**YOUR OBJECTIVE**
Below are the records; locate each line with the word "zones" and copy it.

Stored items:
━━━━━━━━━━

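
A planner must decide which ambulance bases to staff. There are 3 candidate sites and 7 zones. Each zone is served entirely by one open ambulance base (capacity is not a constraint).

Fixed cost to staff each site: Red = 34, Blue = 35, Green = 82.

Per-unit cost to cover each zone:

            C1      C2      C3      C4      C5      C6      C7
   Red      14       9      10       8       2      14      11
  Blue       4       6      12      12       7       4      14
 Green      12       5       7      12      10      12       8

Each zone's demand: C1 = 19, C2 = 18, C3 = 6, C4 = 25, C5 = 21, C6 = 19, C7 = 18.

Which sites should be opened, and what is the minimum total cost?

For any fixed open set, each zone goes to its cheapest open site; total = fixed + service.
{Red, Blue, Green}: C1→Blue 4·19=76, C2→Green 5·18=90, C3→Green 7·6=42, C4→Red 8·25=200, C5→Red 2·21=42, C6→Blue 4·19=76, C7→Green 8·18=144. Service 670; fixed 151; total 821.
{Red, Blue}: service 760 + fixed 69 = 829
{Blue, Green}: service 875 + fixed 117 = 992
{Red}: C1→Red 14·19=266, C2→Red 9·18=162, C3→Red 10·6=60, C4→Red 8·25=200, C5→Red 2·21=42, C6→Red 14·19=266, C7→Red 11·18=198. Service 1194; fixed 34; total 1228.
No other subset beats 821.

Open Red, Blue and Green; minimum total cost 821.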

━━━━━━━━━━

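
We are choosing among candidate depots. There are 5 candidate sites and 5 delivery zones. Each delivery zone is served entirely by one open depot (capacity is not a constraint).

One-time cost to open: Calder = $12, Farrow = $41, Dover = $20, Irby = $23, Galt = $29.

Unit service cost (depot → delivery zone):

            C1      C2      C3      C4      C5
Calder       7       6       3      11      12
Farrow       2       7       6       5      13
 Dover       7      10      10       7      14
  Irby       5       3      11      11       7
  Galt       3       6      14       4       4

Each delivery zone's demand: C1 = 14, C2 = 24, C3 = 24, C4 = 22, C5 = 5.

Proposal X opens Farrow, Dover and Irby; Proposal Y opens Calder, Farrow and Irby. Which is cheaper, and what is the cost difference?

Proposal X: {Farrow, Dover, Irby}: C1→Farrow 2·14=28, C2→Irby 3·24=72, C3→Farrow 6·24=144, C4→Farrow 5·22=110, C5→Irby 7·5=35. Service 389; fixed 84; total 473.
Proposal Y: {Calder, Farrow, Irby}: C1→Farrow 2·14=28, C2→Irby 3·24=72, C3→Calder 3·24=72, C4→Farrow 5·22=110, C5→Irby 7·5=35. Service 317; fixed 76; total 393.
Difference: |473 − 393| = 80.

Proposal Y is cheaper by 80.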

━━━━━━━━━━

**RESPONSE TO THIS EXERCISE**
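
A planner must decide which ambulance bases to staff. There are 3 candidate sites and 7 zones. Each zone is served entirely by one open ambulance base (capacity is not a constraint).
We are choosing among candidate depots. There are 5 candidate sites and 5 delivery zones. Each delivery zone is served entirely by one open depot (capacity is not a constraint).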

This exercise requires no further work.